Collected data:
____

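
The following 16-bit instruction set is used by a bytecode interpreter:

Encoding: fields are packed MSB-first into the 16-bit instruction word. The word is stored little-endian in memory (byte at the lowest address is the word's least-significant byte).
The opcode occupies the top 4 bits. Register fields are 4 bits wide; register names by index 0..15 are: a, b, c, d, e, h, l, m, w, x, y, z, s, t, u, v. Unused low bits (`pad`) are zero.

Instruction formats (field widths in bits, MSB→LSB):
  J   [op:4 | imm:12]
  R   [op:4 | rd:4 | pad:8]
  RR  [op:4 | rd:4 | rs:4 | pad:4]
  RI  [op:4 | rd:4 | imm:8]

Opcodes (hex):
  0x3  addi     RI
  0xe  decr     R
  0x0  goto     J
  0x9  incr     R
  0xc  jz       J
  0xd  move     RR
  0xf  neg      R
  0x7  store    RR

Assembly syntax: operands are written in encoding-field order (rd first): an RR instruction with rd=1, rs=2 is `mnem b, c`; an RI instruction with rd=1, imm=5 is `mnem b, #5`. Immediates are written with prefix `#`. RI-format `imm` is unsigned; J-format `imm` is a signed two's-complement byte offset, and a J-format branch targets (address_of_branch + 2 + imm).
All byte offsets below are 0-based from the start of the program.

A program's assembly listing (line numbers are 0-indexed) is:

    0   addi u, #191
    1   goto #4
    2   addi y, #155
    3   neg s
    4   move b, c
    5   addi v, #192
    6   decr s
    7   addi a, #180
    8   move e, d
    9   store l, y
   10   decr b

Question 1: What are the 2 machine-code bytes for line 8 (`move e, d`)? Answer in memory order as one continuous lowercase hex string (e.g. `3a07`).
30d4

L8: move op=0xd:4|rd=4:4|rs=3:4|pad=0:4 ⇒ 0xd430 ⇒ little 30 d4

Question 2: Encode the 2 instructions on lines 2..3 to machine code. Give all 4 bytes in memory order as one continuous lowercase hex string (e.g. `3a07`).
9b3a00fc

2. addi fields op=0x3:4|rd=10:4|imm=155:8 → word 3a9bh → 9b 3a
3. neg fields op=0xf:4|rd=12:4|pad=0:8 → word fc00h → 00 fc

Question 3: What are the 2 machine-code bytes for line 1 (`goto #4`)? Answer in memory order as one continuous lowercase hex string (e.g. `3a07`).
1. goto fields op=0x0:4|imm=4:12 → word 0004h → 04 00

0400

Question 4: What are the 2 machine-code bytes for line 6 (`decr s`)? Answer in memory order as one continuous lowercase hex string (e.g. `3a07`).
L6: decr op=0xe:4|rd=12:4|pad=0:8 ⇒ 0xec00 ⇒ little 00 ec

00ec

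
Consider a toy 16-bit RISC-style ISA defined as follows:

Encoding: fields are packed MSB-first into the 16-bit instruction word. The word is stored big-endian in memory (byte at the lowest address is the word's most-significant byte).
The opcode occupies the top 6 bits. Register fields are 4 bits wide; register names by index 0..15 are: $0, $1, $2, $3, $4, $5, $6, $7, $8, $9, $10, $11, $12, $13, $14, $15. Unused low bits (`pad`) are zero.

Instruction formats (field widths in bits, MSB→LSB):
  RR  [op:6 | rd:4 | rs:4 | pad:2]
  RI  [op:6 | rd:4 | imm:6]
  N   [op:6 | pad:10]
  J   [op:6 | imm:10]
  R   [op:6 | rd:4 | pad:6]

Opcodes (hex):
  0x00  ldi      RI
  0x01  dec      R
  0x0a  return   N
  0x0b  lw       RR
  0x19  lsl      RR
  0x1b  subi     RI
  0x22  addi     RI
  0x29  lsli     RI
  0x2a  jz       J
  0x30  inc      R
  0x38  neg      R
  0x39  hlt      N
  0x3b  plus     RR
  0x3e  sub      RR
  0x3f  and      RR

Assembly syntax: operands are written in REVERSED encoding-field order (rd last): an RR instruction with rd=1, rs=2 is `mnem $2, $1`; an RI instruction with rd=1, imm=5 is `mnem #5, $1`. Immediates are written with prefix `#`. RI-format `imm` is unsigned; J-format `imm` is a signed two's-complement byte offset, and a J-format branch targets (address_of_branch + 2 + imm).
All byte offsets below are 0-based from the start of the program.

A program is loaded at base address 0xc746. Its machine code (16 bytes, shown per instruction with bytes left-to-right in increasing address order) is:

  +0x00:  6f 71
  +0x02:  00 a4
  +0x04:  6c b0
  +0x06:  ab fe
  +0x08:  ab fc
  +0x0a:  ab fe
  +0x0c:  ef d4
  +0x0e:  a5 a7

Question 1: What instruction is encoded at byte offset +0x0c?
plus $5, $15

[0c] ef d4 → 0xefd4
  op=0xefd4>>10=0x3b ⇒ plus (RR)
  [9:6] rd=15 = $15
  [5:2] rs=5 = $5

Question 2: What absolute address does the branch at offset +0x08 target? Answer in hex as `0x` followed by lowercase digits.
0xc74c

@+08  big-endian(ab fc) = 0xabfc
  opcode bits[15:10]=0x2a: jz/J
  imm@[9:0]=0x3fc (s10→-4) ⇒ #-4
  target = base 0xc746 + off 0x08 + 2 + imm -4 = 0xc74c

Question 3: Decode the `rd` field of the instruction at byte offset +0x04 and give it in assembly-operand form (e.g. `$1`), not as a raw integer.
$2

+0x04: 6c b0 ⇒ word 0x6cb0 (big)
  op=0x6cb0>>10=0x1b ⇒ subi (RI)
  [9:6] rd=2 = $2
  [5:0] imm=48 = #48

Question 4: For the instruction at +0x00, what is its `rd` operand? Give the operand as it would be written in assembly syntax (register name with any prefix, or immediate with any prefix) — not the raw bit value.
@+00  big-endian(6f 71) = 0x6f71
  top 6b → 0x1b → subi [RI]
  rd: (w>>6)&0xf=0xd → $13
  imm: (w>>0)&0x3f=0x31 → #49

$13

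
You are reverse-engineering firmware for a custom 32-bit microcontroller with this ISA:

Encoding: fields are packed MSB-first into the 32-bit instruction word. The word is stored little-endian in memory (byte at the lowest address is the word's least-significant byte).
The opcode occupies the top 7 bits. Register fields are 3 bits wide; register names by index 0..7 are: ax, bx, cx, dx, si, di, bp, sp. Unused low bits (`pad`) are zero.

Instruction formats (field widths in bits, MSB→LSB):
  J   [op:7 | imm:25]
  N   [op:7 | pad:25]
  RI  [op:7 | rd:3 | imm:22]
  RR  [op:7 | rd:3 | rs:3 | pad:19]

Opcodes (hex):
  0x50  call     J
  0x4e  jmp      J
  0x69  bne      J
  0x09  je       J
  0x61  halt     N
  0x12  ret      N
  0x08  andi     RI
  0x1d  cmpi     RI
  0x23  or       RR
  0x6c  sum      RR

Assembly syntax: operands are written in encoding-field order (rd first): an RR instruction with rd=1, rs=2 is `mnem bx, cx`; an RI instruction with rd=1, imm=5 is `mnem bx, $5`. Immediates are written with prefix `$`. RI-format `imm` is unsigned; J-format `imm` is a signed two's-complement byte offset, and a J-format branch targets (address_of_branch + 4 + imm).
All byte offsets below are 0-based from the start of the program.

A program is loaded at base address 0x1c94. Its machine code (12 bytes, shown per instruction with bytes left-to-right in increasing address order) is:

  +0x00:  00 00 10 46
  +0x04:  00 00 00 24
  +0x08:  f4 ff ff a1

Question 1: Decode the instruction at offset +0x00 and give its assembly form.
off 0x00: read 00 00 10 46 as little → 0x46100000
  op=0x46100000>>25=0x23 ⇒ or (RR)
  rd@[24:22]=0x0 ⇒ ax
  rs@[21:19]=0x2 ⇒ cx

or ax, cx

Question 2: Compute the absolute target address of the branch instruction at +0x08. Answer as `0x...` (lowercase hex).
0x1c94

[08] f4 ff ff a1 → 0xa1fffff4
  op=0xa1fffff4>>25=0x50 ⇒ call (J)
  [24:0] imm=33554420 (s25→-12) = $-12
  target = base 0x1c94 + off 0x08 + 4 + imm -12 = 0x1c94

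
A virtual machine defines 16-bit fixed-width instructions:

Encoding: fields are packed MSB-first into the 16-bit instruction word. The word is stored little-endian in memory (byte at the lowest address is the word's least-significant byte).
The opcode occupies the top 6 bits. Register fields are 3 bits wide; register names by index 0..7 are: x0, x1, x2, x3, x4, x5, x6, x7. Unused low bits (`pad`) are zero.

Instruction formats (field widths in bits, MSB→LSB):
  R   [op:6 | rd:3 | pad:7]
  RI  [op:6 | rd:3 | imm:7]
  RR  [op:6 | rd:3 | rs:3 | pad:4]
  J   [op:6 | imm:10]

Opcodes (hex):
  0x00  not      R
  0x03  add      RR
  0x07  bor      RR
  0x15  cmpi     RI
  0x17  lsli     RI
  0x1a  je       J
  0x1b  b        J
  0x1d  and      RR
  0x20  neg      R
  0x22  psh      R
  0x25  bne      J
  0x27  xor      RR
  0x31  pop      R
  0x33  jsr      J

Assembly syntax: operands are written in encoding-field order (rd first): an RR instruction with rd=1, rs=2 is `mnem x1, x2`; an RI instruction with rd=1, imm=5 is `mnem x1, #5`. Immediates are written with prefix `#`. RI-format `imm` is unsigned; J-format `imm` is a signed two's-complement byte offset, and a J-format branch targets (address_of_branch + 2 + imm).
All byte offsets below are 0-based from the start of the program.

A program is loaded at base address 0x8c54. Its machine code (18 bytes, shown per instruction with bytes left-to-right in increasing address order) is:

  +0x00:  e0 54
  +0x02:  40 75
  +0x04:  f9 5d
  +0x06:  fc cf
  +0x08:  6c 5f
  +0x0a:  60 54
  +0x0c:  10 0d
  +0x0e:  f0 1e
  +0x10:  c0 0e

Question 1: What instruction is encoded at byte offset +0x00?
cmpi x1, #96

off 0x00: read e0 54 as little → 0x54e0
  top 6b → 0x15 → cmpi [RI]
  rd: (w>>7)&0x7=0x1 → x1
  imm: (w>>0)&0x7f=0x60 → #96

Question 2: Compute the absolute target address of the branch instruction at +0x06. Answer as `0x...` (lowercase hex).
@+06  little-endian(fc cf) = 0xcffc
  op=0xcffc>>10=0x33 ⇒ jsr (J)
  imm: (w>>0)&0x3ff=0x3fc (s10→-4) → #-4
  target = base 0x8c54 + off 0x06 + 2 + imm -4 = 0x8c58

0x8c58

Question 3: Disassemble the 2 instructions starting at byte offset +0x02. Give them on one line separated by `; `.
and x2, x4; lsli x3, #121

off 0x02: read 40 75 as little → 0x7540
  opcode bits[15:10]=0x1d: and/RR
  rd: (w>>7)&0x7=0x2 → x2
  rs: (w>>4)&0x7=0x4 → x4
off 0x04: read f9 5d as little → 0x5df9
  opcode bits[15:10]=0x17: lsli/RI
  rd: (w>>7)&0x7=0x3 → x3
  imm: (w>>0)&0x7f=0x79 → #121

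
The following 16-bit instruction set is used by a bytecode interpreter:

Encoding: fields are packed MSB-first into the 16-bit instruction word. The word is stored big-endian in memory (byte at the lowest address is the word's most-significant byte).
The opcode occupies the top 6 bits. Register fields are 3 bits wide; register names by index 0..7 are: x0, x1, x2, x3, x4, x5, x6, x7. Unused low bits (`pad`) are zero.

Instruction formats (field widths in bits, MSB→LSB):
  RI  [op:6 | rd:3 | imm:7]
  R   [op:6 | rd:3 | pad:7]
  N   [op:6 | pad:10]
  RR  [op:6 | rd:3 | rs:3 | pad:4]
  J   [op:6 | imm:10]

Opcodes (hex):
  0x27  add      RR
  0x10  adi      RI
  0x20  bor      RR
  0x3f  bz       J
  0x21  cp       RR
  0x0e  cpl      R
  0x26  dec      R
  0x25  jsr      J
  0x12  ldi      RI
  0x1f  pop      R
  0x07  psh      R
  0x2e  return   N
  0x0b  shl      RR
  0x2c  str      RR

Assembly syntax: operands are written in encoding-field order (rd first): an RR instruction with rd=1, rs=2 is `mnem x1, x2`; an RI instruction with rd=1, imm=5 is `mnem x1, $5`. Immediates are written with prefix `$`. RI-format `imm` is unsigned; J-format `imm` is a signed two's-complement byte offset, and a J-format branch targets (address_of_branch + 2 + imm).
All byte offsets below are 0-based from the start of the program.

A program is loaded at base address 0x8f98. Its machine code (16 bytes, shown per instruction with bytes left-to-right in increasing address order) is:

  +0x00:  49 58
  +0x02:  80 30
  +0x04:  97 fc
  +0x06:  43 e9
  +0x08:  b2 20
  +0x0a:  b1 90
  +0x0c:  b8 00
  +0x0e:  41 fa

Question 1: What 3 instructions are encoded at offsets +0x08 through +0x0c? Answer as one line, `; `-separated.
@+08  big-endian(b2 20) = 0xb220
  opcode bits[15:10]=0x2c: str/RR
  rd@[9:7]=0x4 ⇒ x4
  rs@[6:4]=0x2 ⇒ x2
@+0a  big-endian(b1 90) = 0xb190
  opcode bits[15:10]=0x2c: str/RR
  rd@[9:7]=0x3 ⇒ x3
  rs@[6:4]=0x1 ⇒ x1
@+0c  big-endian(b8 00) = 0xb800
  opcode bits[15:10]=0x2e: return/N

str x4, x2; str x3, x1; return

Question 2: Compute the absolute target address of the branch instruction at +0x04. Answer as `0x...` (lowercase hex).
0x8f9a

off 0x04: read 97 fc as big → 0x97fc
  op=0x97fc>>10=0x25 ⇒ jsr (J)
  [9:0] imm=1020 (s10→-4) = $-4
  target = base 0x8f98 + off 0x04 + 2 + imm -4 = 0x8f9a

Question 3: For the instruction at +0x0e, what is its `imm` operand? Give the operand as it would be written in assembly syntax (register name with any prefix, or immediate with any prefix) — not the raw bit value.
+0x0e: 41 fa ⇒ word 0x41fa (big)
  op=0x41fa>>10=0x10 ⇒ adi (RI)
  rd: (w>>7)&0x7=0x3 → x3
  imm: (w>>0)&0x7f=0x7a → $122

$122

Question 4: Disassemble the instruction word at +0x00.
off 0x00: read 49 58 as big → 0x4958
  top 6b → 0x12 → ldi [RI]
  rd: (w>>7)&0x7=0x2 → x2
  imm: (w>>0)&0x7f=0x58 → $88

ldi x2, $88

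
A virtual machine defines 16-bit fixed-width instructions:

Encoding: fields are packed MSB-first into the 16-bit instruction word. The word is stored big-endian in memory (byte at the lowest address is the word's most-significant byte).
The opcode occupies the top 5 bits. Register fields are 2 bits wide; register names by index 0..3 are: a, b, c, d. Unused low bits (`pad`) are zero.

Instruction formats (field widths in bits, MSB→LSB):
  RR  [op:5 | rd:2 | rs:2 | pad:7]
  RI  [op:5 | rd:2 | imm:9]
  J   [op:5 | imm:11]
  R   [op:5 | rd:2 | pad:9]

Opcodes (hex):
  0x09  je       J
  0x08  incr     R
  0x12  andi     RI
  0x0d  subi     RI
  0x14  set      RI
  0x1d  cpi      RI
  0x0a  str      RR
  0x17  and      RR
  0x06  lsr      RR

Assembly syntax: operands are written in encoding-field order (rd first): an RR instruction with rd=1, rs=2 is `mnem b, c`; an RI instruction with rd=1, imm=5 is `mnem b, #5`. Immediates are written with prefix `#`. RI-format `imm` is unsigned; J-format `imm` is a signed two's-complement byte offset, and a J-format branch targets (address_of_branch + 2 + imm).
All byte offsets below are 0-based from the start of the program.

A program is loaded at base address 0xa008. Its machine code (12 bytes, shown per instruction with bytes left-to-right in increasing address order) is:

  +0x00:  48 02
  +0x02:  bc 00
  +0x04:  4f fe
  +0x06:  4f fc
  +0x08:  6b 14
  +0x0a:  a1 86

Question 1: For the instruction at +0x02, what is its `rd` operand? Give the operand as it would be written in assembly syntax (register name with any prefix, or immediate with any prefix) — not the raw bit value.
c

+0x02: bc 00 ⇒ word 0xbc00 (big)
  op=0xbc00>>11=0x17 ⇒ and (RR)
  [10:9] rd=2 = c
  [8:7] rs=0 = a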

____

**What to produce:**
If a line in the records includes the string "right", copy it.

**Answer to the exercise:**
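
A program is loaded at base address 0xc746. Its machine code (16 bytes, shown per instruction with bytes left-to-right in increasing address order) is:
A program is loaded at base address 0x1c94. Its machine code (12 bytes, shown per instruction with bytes left-to-right in increasing address order) is:
A program is loaded at base address 0x8c54. Its machine code (18 bytes, shown per instruction with bytes left-to-right in increasing address order) is:
A program is loaded at base address 0x8f98. Its machine code (16 bytes, shown per instruction with bytes left-to-right in increasing address order) is:
A program is loaded at base address 0xa008. Its machine code (12 bytes, shown per instruction with bytes left-to-right in increasing address order) is: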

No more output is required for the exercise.